» **Task brief**: A line below contains "- Jul 11, 2011", and a later one contains "- Dec 19, 2011". Repeat both, with every line between them, exactly.

[Source data]

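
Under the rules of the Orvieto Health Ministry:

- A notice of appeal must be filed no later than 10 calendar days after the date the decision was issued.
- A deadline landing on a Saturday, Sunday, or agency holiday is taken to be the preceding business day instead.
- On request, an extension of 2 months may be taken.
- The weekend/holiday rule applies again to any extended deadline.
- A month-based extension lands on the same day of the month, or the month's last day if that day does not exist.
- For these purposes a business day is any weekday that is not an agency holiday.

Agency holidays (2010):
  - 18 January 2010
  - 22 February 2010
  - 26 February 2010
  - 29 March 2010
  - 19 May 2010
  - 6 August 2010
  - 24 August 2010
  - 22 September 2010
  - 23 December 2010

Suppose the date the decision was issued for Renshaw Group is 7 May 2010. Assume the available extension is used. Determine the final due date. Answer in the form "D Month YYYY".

10 calendar days after 7 May 2010 is 17 May 2010.
17 May 2010 falls on a Monday, which is a business day, so no adjustment is needed.
Add 2 months to 17 May 2010: 17 July 2010.
Because 17 July 2010 is a Saturday, the deadline becomes 16 July 2010 (Friday).
The final due date is 16 July 2010.

16 July 2010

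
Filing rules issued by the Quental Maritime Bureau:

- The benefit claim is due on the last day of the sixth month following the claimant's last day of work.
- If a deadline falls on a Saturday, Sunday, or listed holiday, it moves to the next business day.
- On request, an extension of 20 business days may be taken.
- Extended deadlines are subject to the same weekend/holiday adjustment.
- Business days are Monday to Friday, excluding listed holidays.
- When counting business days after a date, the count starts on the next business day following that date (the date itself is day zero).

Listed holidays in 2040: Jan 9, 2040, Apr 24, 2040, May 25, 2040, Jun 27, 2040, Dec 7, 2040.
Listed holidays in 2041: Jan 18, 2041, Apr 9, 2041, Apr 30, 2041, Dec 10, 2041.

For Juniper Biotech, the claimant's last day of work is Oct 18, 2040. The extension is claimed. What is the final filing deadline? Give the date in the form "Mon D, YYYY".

6 months after Oct 18, 2040 is April 2041; that month ends on Apr 30, 2041.
Apr 30, 2041 is a listed holiday, so it moves to the next business day, May 1, 2041 (Wednesday).
Counting 20 further business days from May 1, 2041 reaches May 29, 2041.
May 29, 2041 is a Wednesday and not a listed holiday, so it stands.
Final deadline: May 29, 2041.

May 29, 2041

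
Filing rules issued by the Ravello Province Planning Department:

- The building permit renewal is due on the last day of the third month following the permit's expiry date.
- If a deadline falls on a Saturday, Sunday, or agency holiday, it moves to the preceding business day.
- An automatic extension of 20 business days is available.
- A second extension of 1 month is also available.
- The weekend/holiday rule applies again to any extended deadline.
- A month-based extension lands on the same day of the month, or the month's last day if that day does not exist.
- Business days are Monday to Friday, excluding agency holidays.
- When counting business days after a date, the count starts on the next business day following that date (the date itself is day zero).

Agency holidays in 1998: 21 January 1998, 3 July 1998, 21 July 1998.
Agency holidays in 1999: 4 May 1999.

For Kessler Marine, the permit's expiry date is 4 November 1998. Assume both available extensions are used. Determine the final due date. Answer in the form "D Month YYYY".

26 April 1999

The third month after 4 November 1998 is February 1999, whose last day is 28 February 1999.
28 February 1999 is a Sunday, so it moves to the preceding business day, 26 February 1999 (Friday).
The 20-business-day extension runs from 26 February 1999 to 26 March 1999.
Since 26 March 1999 is a Friday and not a holiday, the date is unchanged.
Applying the 1 month extension: 1 month after 26 March 1999 is 26 April 1999.
26 April 1999 falls on a Monday, which is a business day, so no adjustment is needed.
Final deadline: 26 April 1999.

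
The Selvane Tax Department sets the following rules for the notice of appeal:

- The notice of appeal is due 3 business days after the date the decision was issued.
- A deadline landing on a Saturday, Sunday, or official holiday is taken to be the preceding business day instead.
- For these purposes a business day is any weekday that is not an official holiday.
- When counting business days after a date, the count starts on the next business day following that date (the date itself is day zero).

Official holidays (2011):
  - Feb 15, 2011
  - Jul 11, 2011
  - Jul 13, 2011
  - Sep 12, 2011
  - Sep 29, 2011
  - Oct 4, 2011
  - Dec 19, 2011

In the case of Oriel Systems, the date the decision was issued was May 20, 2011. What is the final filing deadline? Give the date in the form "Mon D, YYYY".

3 business days after May 20, 2011, excluding weekends and holidays, is May 25, 2011.
May 25, 2011 falls on a Wednesday, which is a business day, so no adjustment is needed.
The final due date is May 25, 2011.

May 25, 2011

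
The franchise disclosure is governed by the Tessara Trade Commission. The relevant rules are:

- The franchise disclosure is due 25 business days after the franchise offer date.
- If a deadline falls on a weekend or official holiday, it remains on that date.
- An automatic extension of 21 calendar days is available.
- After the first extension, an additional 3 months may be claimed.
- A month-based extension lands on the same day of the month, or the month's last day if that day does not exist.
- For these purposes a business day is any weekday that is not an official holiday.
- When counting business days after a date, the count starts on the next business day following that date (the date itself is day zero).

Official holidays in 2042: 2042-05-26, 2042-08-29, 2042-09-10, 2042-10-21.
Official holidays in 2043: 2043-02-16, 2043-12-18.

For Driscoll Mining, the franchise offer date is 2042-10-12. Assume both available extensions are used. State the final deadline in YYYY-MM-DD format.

25 business days after 2042-10-12, excluding weekends and holidays, is 2042-11-17.
2042-11-17 falls on a Monday. The rules make no weekend/holiday allowance, so it remains 2042-11-17.
With the 21-day extension, 2042-11-17 becomes 2042-12-08.
No adjustment is made for weekends or holidays, so 2042-12-08 stands.
Add 3 months to 2042-12-08: 2043-03-08.
No adjustment is made for weekends or holidays, so 2043-03-08 stands.
Final deadline: 2043-03-08.

2043-03-08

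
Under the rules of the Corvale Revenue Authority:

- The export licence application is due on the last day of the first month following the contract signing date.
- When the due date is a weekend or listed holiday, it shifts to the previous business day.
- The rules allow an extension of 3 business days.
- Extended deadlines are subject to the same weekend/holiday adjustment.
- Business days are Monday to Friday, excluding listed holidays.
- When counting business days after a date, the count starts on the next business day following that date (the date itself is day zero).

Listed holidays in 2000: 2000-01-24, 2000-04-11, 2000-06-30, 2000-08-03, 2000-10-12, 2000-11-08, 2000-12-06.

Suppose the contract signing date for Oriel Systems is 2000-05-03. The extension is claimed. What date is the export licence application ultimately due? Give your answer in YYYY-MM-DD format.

2000-07-05

1 month after 2000-05-03 falls in June 2000; the last day of that month is 2000-06-30.
2000-06-30 is a listed holiday; the preceding business day is 2000-06-29 (Thursday).
Applying the 3-business-day extension: 3 business days after 2000-06-29 is 2000-07-05.
2000-07-05 is a Wednesday and not a listed holiday, so it stands.
The final due date is 2000-07-05.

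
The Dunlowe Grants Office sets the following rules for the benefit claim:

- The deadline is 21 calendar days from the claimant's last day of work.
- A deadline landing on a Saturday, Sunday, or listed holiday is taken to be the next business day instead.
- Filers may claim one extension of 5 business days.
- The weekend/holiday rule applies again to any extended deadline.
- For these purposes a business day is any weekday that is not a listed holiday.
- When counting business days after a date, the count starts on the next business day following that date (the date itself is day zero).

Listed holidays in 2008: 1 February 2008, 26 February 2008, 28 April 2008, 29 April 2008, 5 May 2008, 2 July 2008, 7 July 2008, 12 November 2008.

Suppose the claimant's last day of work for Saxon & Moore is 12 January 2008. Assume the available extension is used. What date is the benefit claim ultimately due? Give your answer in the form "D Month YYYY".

11 February 2008

From 12 January 2008, 21 calendar days later is 2 February 2008.
2 February 2008 falls on a Saturday. Rolling to the next business day gives 4 February 2008, a Monday.
The 5-business-day extension runs from 4 February 2008 to 11 February 2008.
Since 11 February 2008 is a Monday and not a holiday, the date is unchanged.
So the filing is due 11 February 2008.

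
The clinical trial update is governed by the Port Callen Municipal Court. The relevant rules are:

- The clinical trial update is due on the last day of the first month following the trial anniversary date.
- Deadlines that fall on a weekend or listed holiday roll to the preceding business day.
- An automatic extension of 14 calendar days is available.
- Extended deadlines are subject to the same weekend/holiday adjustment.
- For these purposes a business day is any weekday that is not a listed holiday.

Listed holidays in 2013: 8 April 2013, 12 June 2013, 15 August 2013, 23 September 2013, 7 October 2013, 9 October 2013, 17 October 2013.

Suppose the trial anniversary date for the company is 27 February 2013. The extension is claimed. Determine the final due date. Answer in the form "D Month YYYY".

1 month after 27 February 2013 falls in March 2013; the last day of that month is 31 March 2013.
Because 31 March 2013 is a Sunday, the deadline becomes 29 March 2013 (Friday).
The 14-calendar-day extension moves the deadline from 29 March 2013 to 12 April 2013.
12 April 2013 is a Friday and not a listed holiday, so it stands.
Final deadline: 12 April 2013.

12 April 2013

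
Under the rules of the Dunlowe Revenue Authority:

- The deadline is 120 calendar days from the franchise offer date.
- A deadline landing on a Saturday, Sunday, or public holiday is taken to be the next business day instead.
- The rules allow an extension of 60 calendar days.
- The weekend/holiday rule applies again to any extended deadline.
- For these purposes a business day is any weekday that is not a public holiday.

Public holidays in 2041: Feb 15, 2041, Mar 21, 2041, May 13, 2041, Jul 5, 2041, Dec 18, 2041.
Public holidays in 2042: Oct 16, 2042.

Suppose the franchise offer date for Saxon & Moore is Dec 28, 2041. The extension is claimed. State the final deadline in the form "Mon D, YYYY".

Jun 27, 2042

From Dec 28, 2041, 120 calendar days later is Apr 27, 2042.
Apr 27, 2042 falls on a Sunday. Rolling to the next business day gives Apr 28, 2042, a Monday.
Add the 60 calendar-day extension to Apr 28, 2042: Jun 27, 2042.
Jun 27, 2042 falls on a Friday, which is a business day, so no adjustment is needed.
Final deadline: Jun 27, 2042.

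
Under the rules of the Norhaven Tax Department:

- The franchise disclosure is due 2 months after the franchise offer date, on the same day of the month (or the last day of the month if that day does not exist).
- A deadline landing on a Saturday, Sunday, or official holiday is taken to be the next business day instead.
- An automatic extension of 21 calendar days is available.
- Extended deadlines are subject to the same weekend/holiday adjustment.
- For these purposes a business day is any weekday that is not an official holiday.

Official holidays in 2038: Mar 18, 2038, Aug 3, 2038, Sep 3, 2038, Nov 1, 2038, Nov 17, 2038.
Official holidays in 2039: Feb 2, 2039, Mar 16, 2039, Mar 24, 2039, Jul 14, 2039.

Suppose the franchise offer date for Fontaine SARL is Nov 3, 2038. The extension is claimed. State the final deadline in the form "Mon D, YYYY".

2 months from Nov 3, 2038 is Jan 3, 2039.
Jan 3, 2039 (Monday) is already a business day.
The 21-calendar-day extension moves the deadline from Jan 3, 2039 to Jan 24, 2039.
Jan 24, 2039 is a Monday and not a listed holiday, so it stands.
The final due date is Jan 24, 2039.

Jan 24, 2039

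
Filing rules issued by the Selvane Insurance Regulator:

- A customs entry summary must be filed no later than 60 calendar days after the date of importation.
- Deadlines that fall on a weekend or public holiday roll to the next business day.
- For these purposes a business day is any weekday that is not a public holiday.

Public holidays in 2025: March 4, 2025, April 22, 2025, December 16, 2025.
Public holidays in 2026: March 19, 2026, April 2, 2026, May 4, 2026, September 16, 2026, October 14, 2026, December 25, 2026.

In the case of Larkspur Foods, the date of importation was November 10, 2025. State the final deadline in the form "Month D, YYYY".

January 9, 2026

From November 10, 2025, 60 calendar days later is January 9, 2026.
January 9, 2026 (Friday) is already a business day.
The final due date is January 9, 2026.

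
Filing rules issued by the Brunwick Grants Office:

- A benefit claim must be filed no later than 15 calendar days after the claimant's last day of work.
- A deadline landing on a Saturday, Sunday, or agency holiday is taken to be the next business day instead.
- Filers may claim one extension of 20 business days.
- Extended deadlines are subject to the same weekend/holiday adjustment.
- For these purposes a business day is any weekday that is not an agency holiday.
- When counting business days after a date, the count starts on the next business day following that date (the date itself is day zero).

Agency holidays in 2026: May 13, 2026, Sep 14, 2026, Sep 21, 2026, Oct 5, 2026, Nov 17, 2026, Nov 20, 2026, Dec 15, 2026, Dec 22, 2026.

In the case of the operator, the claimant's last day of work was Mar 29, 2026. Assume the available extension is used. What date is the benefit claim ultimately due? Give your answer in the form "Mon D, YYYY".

15 calendar days after Mar 29, 2026 is Apr 13, 2026.
Since Apr 13, 2026 is a Monday and not a holiday, the date is unchanged.
Applying the 20-business-day extension: 20 business days after Apr 13, 2026 is May 11, 2026.
Since May 11, 2026 is a Monday and not a holiday, the date is unchanged.
Final deadline: May 11, 2026.

May 11, 2026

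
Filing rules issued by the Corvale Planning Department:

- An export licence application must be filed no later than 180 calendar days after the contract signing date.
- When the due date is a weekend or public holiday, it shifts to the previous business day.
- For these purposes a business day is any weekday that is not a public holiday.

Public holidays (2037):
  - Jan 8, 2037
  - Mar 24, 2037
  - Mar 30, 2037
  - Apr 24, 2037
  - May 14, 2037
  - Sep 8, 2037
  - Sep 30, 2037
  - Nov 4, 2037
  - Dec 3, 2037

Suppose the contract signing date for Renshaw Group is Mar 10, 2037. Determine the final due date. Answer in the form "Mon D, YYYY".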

» **Finished exercise**:
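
  - Jul 11, 2011
  - Jul 13, 2011
  - Sep 12, 2011
  - Sep 29, 2011
  - Oct 4, 2011
  - Dec 19, 2011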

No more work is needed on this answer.